- Task statement: Go through the records below and report each line with "What" in it.

==== Material for the task ====

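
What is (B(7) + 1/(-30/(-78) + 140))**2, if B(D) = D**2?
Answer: 7999155844/3330625 ≈ 2401.7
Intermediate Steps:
(B(7) + 1/(-30/(-78) + 140))**2 = (7**2 + 1/(-30/(-78) + 140))**2 = (49 + 1/(-30*(-1/78) + 140))**2 = (49 + 1/(5/13 + 140))**2 = (49 + 1/(1825/13))**2 = (49 + 13/1825)**2 = (89438/1825)**2 = 7999155844/3330625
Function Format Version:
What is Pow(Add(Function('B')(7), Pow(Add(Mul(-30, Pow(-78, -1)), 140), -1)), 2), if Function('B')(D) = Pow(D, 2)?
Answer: Rational(7999155844, 3330625) ≈ 2401.7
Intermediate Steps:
Pow(Add(Function('B')(7), Pow(Add(Mul(-30, Pow(-78, -1)), 140), -1)), 2) = Pow(Add(Pow(7, 2), Pow(Add(Mul(-30, Pow(-78, -1)), 140), -1)), 2) = Pow(Add(49, Pow(Add(Mul(-30, Rational(-1, 78)), 140), -1)), 2) = Pow(Add(49, Pow(Add(Rational(5, 13), 140), -1)), 2) = Pow(Add(49, Pow(Rational(1825, 13), -1)), 2) = Pow(Add(49, Rational(13, 1825)), 2) = Pow(Rational(89438, 1825), 2) = Rational(7999155844, 3330625)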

====

- Your response:
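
What is (B(7) + 1/(-30/(-78) + 140))**2, if B(D) = D**2?
What is Pow(Add(Function('B')(7), Pow(Add(Mul(-30, Pow(-78, -1)), 140), -1)), 2), if Function('B')(D) = Pow(D, 2)?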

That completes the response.